[GIVEN ENTRIES Boundary: Start]

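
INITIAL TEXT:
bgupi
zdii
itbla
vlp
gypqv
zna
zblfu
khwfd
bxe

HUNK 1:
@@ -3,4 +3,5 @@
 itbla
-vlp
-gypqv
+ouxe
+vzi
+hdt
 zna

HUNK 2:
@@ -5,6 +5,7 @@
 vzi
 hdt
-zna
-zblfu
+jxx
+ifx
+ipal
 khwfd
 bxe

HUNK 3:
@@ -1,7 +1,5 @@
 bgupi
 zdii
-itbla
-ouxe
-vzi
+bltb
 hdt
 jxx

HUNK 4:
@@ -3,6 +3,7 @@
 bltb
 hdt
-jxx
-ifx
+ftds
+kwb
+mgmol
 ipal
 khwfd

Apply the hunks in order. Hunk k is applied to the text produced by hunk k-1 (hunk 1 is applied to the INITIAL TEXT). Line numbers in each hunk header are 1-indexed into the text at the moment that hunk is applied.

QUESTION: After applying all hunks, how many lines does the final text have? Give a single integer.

Hunk 1: at line 3 remove [vlp,gypqv] add [ouxe,vzi,hdt] -> 10 lines: bgupi zdii itbla ouxe vzi hdt zna zblfu khwfd bxe
Hunk 2: at line 5 remove [zna,zblfu] add [jxx,ifx,ipal] -> 11 lines: bgupi zdii itbla ouxe vzi hdt jxx ifx ipal khwfd bxe
Hunk 3: at line 1 remove [itbla,ouxe,vzi] add [bltb] -> 9 lines: bgupi zdii bltb hdt jxx ifx ipal khwfd bxe
Hunk 4: at line 3 remove [jxx,ifx] add [ftds,kwb,mgmol] -> 10 lines: bgupi zdii bltb hdt ftds kwb mgmol ipal khwfd bxe
Final line count: 10

Answer: 10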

[GIVEN ENTRIES Boundary: End]

— DIRECTIONS —
Using the exact wording, transcribe all the records above.

— ANSWER SECTION —
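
INITIAL TEXT:
bgupi
zdii
itbla
vlp
gypqv
zna
zblfu
khwfd
bxe

HUNK 1:
@@ -3,4 +3,5 @@
 itbla
-vlp
-gypqv
+ouxe
+vzi
+hdt
 zna

HUNK 2:
@@ -5,6 +5,7 @@
 vzi
 hdt
-zna
-zblfu
+jxx
+ifx
+ipal
 khwfd
 bxe

HUNK 3:
@@ -1,7 +1,5 @@
 bgupi
 zdii
-itbla
-ouxe
-vzi
+bltb
 hdt
 jxx

HUNK 4:
@@ -3,6 +3,7 @@
 bltb
 hdt
-jxx
-ifx
+ftds
+kwb
+mgmol
 ipal
 khwfd

Apply the hunks in order. Hunk k is applied to the text produced by hunk k-1 (hunk 1 is applied to the INITIAL TEXT). Line numbers in each hunk header are 1-indexed into the text at the moment that hunk is applied.

QUESTION: After applying all hunks, how many lines does the final text have? Give a single integer.

Hunk 1: at line 3 remove [vlp,gypqv] add [ouxe,vzi,hdt] -> 10 lines: bgupi zdii itbla ouxe vzi hdt zna zblfu khwfd bxe
Hunk 2: at line 5 remove [zna,zblfu] add [jxx,ifx,ipal] -> 11 lines: bgupi zdii itbla ouxe vzi hdt jxx ifx ipal khwfd bxe
Hunk 3: at line 1 remove [itbla,ouxe,vzi] add [bltb] -> 9 lines: bgupi zdii bltb hdt jxx ifx ipal khwfd bxe
Hunk 4: at line 3 remove [jxx,ifx] add [ftds,kwb,mgmol] -> 10 lines: bgupi zdii bltb hdt ftds kwb mgmol ipal khwfd bxe
Final line count: 10

Answer: 10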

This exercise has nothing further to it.